• **PROBLEM TO SOLVE**:
Transcribe each entry. Change nothing.

*** TASK DATA Section Begins ***

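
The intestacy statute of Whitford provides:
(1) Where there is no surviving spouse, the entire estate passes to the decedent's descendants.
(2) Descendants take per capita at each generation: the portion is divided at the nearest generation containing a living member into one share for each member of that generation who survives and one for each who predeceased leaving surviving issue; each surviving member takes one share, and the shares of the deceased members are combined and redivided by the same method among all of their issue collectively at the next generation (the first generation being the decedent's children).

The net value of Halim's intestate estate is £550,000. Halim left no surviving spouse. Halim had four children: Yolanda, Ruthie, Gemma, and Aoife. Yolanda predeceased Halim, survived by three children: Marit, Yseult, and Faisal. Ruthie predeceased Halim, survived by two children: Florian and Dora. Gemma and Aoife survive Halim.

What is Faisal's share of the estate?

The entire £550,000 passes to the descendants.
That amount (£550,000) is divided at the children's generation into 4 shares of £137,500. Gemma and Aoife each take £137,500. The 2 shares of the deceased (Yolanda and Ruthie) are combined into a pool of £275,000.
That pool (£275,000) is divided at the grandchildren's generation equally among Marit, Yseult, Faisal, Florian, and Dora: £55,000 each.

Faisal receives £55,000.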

*** TASK DATA Section Ends ***

• **EXERCISE ANSWER**:
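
The intestacy statute of Whitford provides:
(1) Where there is no surviving spouse, the entire estate passes to the decedent's descendants.
(2) Descendants take per capita at each generation: the portion is divided at the nearest generation containing a living member into one share for each member of that generation who survives and one for each who predeceased leaving surviving issue; each surviving member takes one share, and the shares of the deceased members are combined and redivided by the same method among all of their issue collectively at the next generation (the first generation being the decedent's children).

The net value of Halim's intestate estate is £550,000. Halim left no surviving spouse. Halim had four children: Yolanda, Ruthie, Gemma, and Aoife. Yolanda predeceased Halim, survived by three children: Marit, Yseult, and Faisal. Ruthie predeceased Halim, survived by two children: Florian and Dora. Gemma and Aoife survive Halim.

What is Faisal's share of the estate?

The entire £550,000 passes to the descendants.
That amount (£550,000) is divided at the children's generation into 4 shares of £137,500. Gemma and Aoife each take £137,500. The 2 shares of the deceased (Yolanda and Ruthie) are combined into a pool of £275,000.
That pool (£275,000) is divided at the grandchildren's generation equally among Marit, Yseult, Faisal, Florian, and Dora: £55,000 each.

Faisal receives £55,000.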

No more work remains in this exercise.